:: Required work ::
Please retype all the records below exactly as they read.
>>>>>
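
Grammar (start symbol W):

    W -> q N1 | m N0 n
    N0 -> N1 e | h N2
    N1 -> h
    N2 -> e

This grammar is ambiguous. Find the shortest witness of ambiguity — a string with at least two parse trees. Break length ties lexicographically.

m h e n

length 2: no string has ≥2 trees
length 4: m h e n has 2 parse trees

Two derivations of m h e n:
  W ⇒ m N0 n ⇒ m N1 e n ⇒ m h e n
  W ⇒ m N0 n ⇒ m h N2 n ⇒ m h e n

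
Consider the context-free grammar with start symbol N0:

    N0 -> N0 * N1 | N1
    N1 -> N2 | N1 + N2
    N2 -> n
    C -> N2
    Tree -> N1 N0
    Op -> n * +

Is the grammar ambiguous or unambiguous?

(C, Tree, Op are unreachable from N0, so their rules don't affect L(N0).) The grammar is stratified — N0 handles '*' (left-recursive), N1 handles '+', N2 atoms. Each operator has a fixed associativity and precedence level, so every string has one parse.

Unambiguous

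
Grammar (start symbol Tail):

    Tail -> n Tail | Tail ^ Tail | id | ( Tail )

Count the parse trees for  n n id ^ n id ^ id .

Parse trees for n n id ^ n id ^ id (showing first 6 of 12):
  [Tail n [Tail n [Tail [Tail id] ^ [Tail n [Tail [Tail id] ^ [Tail id]]]]]]
  [Tail n [Tail n [Tail [Tail id] ^ [Tail [Tail n [Tail id]] ^ [Tail id]]]]]
  [Tail n [Tail n [Tail [Tail [Tail id] ^ [Tail n [Tail id]]] ^ [Tail id]]]]
  [Tail n [Tail [Tail n [Tail id]] ^ [Tail n [Tail [Tail id] ^ [Tail id]]]]]
  [Tail n [Tail [Tail n [Tail id]] ^ [Tail [Tail n [Tail id]] ^ [Tail id]]]]
  [Tail n [Tail [Tail n [Tail [Tail id] ^ [Tail n [Tail id]]]] ^ [Tail id]]]

12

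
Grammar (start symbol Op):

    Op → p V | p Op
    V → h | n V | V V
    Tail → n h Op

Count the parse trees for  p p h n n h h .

4

Parse trees for p p h n n h h:
  [Op p [Op p [V [V h] [V n [V n [V [V h] [V h]]]]]]]
  [Op p [Op p [V [V h] [V n [V [V n [V h]] [V h]]]]]]
  [Op p [Op p [V [V h] [V [V n [V n [V h]]] [V h]]]]]
  [Op p [Op p [V [V [V h] [V n [V n [V h]]]] [V h]]]]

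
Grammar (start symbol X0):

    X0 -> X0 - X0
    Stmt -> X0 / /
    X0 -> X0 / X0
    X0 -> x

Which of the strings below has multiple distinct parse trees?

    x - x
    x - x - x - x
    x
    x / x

x - x: 1 tree
x - x - x - x: 5 trees
x: 1 tree
x / x: 1 tree

x - x - x - x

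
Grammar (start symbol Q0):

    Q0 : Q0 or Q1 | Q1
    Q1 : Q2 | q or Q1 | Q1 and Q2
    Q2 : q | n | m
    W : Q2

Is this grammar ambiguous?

Witness: q or m

Derivation 1: Q0 ⇒ Q0 or Q1 ⇒ Q1 or Q1 ⇒ Q2 or Q1 ⇒ q or Q1 ⇒ q or Q2 ⇒ q or m
Derivation 2: Q0 ⇒ Q1 ⇒ q or Q1 ⇒ q or Q2 ⇒ q or m

Two distinct leftmost derivations for the same string.

Ambiguous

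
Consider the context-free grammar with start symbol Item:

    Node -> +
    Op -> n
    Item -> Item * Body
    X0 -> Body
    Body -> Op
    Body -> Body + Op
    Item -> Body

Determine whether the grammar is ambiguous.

Unambiguous

(X0, Node are unreachable from Item, so their rules don't affect L(Item).) This is a standard precedence ladder (Item over Body over Op), with each level left-recursive on its own operator ('*' at Item, '+' at Body). That structure is LR(1), hence unambiguous.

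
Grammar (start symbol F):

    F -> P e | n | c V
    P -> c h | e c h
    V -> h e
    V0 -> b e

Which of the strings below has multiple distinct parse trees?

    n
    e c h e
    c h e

c h e

n: 1 tree
e c h e: 1 tree
c h e: 2 trees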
<<<<<
:: Response for this exercise ::
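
Grammar (start symbol W):

    W -> q N1 | m N0 n
    N0 -> N1 e | h N2
    N1 -> h
    N2 -> e

This grammar is ambiguous. Find the shortest witness of ambiguity — a string with at least two parse trees. Break length ties lexicographically.

m h e n

length 2: no string has ≥2 trees
length 4: m h e n has 2 parse trees

Two derivations of m h e n:
  W ⇒ m N0 n ⇒ m N1 e n ⇒ m h e n
  W ⇒ m N0 n ⇒ m h N2 n ⇒ m h e n

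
Consider the context-free grammar with start symbol N0:

    N0 -> N0 * N1 | N1
    N1 -> N2 | N1 + N2
    N2 -> n
    C -> N2
    Tree -> N1 N0
    Op -> n * +

Is the grammar ambiguous or unambiguous?

(C, Tree, Op are unreachable from N0, so their rules don't affect L(N0).) The grammar is stratified — N0 handles '*' (left-recursive), N1 handles '+', N2 atoms. Each operator has a fixed associativity and precedence level, so every string has one parse.

Unambiguous

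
Grammar (start symbol Tail):

    Tail -> n Tail | Tail ^ Tail | id | ( Tail )

Count the parse trees for  n n id ^ n id ^ id .

Parse trees for n n id ^ n id ^ id (showing first 6 of 12):
  [Tail n [Tail n [Tail [Tail id] ^ [Tail n [Tail [Tail id] ^ [Tail id]]]]]]
  [Tail n [Tail n [Tail [Tail id] ^ [Tail [Tail n [Tail id]] ^ [Tail id]]]]]
  [Tail n [Tail n [Tail [Tail [Tail id] ^ [Tail n [Tail id]]] ^ [Tail id]]]]
  [Tail n [Tail [Tail n [Tail id]] ^ [Tail n [Tail [Tail id] ^ [Tail id]]]]]
  [Tail n [Tail [Tail n [Tail id]] ^ [Tail [Tail n [Tail id]] ^ [Tail id]]]]
  [Tail n [Tail [Tail n [Tail [Tail id] ^ [Tail n [Tail id]]]] ^ [Tail id]]]

12

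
Grammar (start symbol Op):

    Op → p V | p Op
    V → h | n V | V V
    Tail → n h Op

Count the parse trees for  p p h n n h h .

4

Parse trees for p p h n n h h:
  [Op p [Op p [V [V h] [V n [V n [V [V h] [V h]]]]]]]
  [Op p [Op p [V [V h] [V n [V [V n [V h]] [V h]]]]]]
  [Op p [Op p [V [V h] [V [V n [V n [V h]]] [V h]]]]]
  [Op p [Op p [V [V [V h] [V n [V n [V h]]]] [V h]]]]

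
Grammar (start symbol X0):

    X0 -> X0 - X0
    Stmt -> X0 / /
    X0 -> X0 / X0
    X0 -> x

Which of the strings below has multiple distinct parse trees?

    x - x
    x - x - x - x
    x
    x / x

x - x: 1 tree
x - x - x - x: 5 trees
x: 1 tree
x / x: 1 tree

x - x - x - x

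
Grammar (start symbol Q0):

    Q0 : Q0 or Q1 | Q1
    Q1 : Q2 | q or Q1 | Q1 and Q2
    Q2 : q | n | m
    W : Q2

Is this grammar ambiguous?

Witness: q or m

Derivation 1: Q0 ⇒ Q0 or Q1 ⇒ Q1 or Q1 ⇒ Q2 or Q1 ⇒ q or Q1 ⇒ q or Q2 ⇒ q or m
Derivation 2: Q0 ⇒ Q1 ⇒ q or Q1 ⇒ q or Q2 ⇒ q or m

Two distinct leftmost derivations for the same string.

Ambiguous

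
Consider the context-free grammar with start symbol Item:

    Node -> +
    Op -> n
    Item -> Item * Body
    X0 -> Body
    Body -> Op
    Body -> Body + Op
    Item -> Body

Determine whether the grammar is ambiguous.

Unambiguous

(X0, Node are unreachable from Item, so their rules don't affect L(Item).) This is a standard precedence ladder (Item over Body over Op), with each level left-recursive on its own operator ('*' at Item, '+' at Body). That structure is LR(1), hence unambiguous.

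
Grammar (start symbol F):

    F -> P e | n | c V
    P -> c h | e c h
    V -> h e
    V0 -> b e

Which of the strings below has multiple distinct parse trees?

    n
    e c h e
    c h e

c h e

n: 1 tree
e c h e: 1 tree
c h e: 2 trees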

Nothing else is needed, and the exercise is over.